What is expected —
From the listing below, copy every line with the word "Consider".

Available data —
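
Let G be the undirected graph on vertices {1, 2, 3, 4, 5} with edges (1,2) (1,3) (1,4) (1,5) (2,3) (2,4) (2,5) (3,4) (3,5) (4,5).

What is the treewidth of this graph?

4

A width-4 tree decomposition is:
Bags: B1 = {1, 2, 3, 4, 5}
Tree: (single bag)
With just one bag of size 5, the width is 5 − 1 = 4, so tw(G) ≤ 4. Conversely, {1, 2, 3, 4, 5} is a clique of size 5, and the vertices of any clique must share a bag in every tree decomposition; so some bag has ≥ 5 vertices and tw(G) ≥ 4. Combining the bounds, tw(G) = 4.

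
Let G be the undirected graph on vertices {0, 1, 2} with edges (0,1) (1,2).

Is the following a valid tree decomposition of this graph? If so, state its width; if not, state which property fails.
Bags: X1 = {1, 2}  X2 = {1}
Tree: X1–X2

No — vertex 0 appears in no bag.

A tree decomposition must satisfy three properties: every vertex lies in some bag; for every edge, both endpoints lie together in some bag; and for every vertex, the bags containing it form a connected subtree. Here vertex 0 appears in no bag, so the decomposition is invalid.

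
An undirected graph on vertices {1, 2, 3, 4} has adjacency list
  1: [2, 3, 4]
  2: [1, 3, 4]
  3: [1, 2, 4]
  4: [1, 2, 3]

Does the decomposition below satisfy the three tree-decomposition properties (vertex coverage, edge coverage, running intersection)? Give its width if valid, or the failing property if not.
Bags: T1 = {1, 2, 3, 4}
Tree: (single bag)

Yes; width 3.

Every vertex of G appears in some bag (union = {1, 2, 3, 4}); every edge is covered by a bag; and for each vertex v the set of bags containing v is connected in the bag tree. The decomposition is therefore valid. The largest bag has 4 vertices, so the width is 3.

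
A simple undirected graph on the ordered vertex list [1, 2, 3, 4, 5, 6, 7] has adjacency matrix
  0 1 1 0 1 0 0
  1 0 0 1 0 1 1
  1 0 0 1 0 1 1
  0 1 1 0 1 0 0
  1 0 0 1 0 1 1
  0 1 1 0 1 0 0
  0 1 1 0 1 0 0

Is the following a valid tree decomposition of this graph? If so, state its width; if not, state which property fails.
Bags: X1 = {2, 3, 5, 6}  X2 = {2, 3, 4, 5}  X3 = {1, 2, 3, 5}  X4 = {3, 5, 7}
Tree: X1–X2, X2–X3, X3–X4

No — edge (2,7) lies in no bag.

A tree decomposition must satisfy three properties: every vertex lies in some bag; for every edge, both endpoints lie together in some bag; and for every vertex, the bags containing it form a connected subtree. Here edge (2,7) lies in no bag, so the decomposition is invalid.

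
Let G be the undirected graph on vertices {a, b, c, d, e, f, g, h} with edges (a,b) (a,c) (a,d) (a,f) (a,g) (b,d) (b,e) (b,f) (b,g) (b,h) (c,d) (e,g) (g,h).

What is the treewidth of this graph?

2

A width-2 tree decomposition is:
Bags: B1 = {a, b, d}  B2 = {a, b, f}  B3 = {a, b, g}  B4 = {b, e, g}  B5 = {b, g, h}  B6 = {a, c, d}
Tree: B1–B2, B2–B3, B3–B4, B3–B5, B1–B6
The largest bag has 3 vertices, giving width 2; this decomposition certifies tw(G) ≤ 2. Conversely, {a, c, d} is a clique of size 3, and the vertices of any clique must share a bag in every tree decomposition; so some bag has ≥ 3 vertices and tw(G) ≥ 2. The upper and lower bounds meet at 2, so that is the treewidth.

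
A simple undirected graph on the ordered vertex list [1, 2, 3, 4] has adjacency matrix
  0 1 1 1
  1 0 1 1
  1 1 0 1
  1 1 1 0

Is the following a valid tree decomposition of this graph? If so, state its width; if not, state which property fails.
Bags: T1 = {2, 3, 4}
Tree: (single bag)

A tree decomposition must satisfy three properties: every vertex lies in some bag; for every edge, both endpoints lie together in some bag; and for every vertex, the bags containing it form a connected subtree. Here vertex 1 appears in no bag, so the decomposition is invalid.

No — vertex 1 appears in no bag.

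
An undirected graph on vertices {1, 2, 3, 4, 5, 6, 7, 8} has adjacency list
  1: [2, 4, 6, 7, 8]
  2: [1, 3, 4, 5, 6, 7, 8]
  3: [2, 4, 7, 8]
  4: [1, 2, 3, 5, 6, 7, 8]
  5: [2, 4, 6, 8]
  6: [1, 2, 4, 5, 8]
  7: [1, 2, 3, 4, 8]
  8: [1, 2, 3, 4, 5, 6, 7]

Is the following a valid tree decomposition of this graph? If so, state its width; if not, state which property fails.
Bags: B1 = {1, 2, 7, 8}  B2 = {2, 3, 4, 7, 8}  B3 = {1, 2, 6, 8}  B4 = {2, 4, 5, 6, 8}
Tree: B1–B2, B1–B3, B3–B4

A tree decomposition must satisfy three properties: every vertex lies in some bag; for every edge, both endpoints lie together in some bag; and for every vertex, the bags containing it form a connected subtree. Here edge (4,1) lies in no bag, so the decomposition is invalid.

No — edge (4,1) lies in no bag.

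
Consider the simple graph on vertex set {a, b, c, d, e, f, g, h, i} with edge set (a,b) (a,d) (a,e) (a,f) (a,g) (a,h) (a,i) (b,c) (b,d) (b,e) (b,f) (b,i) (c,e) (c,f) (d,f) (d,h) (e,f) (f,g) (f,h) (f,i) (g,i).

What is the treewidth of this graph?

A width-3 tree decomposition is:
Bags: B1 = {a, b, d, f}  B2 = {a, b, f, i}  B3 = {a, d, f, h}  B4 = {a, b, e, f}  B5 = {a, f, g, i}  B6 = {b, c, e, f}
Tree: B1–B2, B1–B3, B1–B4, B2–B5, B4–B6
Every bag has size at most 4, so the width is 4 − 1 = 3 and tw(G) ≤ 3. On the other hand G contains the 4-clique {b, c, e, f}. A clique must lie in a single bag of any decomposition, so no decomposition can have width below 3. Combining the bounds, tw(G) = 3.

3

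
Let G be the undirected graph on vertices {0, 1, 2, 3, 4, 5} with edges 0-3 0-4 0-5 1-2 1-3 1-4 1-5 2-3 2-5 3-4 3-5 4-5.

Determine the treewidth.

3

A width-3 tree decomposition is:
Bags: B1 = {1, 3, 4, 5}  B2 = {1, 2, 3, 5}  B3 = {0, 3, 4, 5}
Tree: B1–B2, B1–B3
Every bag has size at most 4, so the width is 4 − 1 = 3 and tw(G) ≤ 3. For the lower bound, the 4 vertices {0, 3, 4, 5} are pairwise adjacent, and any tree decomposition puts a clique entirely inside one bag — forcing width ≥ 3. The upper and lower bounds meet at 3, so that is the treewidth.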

==

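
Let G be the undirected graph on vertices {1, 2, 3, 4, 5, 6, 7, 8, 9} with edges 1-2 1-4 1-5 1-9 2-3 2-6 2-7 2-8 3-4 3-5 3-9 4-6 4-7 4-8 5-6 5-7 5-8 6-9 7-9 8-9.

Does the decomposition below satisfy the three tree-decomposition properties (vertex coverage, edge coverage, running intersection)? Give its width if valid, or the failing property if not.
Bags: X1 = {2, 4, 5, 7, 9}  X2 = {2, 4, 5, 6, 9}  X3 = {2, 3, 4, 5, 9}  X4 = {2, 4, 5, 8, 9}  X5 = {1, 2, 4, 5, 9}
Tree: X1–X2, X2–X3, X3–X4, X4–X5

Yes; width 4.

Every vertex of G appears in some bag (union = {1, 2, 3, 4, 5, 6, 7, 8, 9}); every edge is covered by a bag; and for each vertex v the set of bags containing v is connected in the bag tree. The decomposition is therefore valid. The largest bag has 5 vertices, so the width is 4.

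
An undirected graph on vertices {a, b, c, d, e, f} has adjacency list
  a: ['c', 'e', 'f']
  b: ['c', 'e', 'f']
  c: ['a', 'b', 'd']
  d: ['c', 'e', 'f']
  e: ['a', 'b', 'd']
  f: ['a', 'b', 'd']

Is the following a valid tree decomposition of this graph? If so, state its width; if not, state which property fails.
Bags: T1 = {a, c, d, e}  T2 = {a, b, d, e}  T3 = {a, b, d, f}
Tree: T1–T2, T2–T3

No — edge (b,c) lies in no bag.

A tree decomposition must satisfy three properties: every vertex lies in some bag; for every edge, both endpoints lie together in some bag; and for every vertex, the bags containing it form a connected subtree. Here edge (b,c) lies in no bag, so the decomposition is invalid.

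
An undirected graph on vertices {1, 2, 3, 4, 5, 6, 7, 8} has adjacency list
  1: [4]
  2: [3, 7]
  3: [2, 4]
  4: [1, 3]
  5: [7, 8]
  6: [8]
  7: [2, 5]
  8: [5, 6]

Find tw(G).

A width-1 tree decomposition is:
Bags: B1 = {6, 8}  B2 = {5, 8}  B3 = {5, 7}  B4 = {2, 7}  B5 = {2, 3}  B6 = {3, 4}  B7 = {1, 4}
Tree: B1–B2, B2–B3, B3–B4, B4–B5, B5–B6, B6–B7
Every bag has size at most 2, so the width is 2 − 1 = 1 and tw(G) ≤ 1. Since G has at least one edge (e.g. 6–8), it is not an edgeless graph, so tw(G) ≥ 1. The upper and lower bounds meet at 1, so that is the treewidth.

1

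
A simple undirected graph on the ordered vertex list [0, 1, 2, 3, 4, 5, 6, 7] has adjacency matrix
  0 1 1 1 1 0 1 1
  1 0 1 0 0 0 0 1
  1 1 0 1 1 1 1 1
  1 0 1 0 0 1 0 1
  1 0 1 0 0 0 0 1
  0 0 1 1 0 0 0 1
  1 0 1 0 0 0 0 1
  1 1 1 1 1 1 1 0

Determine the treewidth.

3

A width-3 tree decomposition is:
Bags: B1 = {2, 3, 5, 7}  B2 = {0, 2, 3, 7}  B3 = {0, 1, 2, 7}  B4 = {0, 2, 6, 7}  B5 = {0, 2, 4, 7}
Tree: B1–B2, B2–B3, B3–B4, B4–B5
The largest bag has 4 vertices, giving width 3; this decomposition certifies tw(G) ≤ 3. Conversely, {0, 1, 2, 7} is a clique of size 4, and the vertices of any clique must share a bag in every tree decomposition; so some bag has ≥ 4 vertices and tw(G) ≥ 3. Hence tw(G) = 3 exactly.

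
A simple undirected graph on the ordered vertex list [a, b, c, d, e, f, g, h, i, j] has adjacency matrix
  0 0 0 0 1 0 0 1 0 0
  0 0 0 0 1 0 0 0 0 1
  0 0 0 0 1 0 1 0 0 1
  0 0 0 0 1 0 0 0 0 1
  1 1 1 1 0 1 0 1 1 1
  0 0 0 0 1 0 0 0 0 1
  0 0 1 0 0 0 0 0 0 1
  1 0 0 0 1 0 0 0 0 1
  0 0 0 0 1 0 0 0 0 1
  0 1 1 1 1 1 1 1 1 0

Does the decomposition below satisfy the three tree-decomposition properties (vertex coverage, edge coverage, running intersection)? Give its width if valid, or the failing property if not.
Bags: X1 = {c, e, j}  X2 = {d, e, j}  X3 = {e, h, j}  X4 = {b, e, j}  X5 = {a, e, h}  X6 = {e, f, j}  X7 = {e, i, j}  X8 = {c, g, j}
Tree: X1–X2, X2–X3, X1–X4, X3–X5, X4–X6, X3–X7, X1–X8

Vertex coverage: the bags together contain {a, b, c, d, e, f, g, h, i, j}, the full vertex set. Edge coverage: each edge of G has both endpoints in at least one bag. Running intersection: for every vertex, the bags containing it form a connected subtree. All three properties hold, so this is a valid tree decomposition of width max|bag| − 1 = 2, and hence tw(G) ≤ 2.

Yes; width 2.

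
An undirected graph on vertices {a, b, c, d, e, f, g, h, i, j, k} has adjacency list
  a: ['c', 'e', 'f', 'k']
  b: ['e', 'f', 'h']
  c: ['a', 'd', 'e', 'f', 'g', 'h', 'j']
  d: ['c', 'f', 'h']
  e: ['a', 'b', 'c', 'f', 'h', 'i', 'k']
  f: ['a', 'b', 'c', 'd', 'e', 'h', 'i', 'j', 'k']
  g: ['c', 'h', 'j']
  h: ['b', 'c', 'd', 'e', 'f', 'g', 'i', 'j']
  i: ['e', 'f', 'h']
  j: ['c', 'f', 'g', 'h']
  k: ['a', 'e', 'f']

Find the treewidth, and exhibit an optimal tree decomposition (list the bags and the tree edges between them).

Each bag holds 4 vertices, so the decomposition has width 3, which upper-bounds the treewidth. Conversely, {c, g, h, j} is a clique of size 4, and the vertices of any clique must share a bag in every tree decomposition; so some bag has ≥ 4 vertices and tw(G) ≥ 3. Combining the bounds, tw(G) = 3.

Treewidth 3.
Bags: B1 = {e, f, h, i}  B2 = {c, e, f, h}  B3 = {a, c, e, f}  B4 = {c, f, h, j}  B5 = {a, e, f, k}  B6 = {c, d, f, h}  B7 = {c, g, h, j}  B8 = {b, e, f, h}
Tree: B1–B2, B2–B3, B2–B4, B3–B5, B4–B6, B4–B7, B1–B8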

* * *

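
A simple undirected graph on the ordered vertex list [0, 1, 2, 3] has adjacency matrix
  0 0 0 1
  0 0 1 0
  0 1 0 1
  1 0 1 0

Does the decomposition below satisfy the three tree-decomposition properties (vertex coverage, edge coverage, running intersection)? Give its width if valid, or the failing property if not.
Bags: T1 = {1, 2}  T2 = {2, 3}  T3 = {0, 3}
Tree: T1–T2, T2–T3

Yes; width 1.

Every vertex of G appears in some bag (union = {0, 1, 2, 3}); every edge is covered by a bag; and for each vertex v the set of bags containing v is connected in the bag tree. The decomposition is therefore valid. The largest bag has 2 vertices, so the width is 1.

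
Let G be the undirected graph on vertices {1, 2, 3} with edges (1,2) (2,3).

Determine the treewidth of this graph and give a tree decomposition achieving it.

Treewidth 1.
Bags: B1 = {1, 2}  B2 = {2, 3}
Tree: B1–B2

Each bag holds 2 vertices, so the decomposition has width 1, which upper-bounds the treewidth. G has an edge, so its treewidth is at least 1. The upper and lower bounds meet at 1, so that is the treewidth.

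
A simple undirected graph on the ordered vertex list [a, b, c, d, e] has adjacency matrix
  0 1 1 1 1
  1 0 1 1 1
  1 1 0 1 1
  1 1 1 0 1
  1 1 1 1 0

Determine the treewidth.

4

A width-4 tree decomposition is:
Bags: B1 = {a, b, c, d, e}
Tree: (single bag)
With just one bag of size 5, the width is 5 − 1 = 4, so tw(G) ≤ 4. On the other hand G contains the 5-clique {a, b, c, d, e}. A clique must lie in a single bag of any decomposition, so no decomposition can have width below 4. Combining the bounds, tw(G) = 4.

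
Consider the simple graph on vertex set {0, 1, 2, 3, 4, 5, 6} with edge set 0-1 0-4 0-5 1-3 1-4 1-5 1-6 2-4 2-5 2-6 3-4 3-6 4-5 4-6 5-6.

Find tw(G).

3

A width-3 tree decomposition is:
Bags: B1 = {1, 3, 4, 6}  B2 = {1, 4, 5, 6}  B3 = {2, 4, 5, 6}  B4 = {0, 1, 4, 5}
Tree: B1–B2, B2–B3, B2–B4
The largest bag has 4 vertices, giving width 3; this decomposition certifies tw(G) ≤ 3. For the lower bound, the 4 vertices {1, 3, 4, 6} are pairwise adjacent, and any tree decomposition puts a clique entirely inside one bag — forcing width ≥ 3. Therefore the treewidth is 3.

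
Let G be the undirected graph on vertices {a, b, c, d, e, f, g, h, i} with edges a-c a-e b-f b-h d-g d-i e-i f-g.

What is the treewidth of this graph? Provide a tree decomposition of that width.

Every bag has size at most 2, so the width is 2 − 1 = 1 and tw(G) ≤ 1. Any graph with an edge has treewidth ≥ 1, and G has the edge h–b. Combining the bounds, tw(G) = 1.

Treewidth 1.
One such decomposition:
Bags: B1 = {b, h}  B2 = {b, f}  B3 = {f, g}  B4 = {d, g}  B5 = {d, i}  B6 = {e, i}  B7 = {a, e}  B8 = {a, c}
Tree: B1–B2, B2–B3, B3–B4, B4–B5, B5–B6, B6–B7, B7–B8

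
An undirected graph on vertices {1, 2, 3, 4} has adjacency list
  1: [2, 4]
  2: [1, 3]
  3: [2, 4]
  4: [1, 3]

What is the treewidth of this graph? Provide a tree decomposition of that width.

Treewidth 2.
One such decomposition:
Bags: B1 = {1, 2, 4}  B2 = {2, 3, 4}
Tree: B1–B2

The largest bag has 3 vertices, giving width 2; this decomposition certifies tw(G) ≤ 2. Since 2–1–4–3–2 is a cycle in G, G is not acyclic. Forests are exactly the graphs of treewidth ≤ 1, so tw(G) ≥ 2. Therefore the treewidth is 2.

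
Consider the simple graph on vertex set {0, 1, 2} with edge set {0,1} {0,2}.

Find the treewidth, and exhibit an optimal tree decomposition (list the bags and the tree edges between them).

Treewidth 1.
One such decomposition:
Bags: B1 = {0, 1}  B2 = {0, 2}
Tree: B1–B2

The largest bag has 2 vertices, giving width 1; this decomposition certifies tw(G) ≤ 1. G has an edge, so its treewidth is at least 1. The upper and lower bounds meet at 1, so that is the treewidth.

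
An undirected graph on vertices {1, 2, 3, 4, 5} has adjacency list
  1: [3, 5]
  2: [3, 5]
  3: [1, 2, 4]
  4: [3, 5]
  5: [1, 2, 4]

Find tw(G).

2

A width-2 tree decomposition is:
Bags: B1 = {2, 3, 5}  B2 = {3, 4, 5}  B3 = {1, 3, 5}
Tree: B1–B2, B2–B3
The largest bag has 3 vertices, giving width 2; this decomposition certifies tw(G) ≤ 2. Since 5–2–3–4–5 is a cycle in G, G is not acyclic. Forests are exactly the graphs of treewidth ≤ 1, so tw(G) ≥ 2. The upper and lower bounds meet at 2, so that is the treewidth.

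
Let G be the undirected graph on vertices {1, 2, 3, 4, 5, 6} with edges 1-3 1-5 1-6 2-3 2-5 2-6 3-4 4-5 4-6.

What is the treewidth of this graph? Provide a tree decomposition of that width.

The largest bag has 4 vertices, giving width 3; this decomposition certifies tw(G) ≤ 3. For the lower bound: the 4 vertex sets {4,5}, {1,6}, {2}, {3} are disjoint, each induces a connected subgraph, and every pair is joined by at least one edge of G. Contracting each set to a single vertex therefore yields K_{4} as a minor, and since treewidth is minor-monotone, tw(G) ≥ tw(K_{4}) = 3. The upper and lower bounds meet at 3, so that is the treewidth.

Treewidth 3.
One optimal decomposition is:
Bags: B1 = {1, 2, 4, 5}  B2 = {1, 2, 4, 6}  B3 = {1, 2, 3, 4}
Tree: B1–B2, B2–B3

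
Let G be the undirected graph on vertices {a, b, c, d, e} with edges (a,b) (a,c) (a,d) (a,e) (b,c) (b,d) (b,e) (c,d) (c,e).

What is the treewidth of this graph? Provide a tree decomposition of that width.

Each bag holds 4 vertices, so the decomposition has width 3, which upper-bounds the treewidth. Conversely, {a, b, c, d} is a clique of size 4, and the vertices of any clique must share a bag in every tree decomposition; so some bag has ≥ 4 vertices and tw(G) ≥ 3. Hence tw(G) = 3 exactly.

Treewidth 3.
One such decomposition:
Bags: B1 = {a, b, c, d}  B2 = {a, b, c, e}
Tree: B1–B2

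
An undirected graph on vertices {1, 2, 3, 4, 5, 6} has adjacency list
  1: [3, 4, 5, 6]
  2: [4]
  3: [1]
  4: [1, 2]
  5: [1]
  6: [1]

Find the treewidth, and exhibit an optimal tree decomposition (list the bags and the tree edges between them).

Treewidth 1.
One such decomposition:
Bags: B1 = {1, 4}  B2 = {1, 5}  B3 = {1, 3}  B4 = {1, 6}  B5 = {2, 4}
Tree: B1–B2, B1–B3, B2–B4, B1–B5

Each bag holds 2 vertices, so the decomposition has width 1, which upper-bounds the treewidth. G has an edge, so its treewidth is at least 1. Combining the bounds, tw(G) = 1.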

Expected answer —
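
Consider the simple graph on vertex set {a, b, c, d, e, f, g, h, i} with edge set (a,b) (a,d) (a,e) (a,f) (a,g) (a,h) (a,i) (b,c) (b,d) (b,e) (b,f) (b,i) (c,e) (c,f) (d,f) (d,h) (e,f) (f,g) (f,h) (f,i) (g,i).
Consider the simple graph on vertex set {0, 1, 2, 3, 4, 5, 6} with edge set 0-1 0-4 0-5 1-3 1-4 1-5 1-6 2-4 2-5 2-6 3-4 3-6 4-5 4-6 5-6.
Consider the simple graph on vertex set {0, 1, 2} with edge set {0,1} {0,2}.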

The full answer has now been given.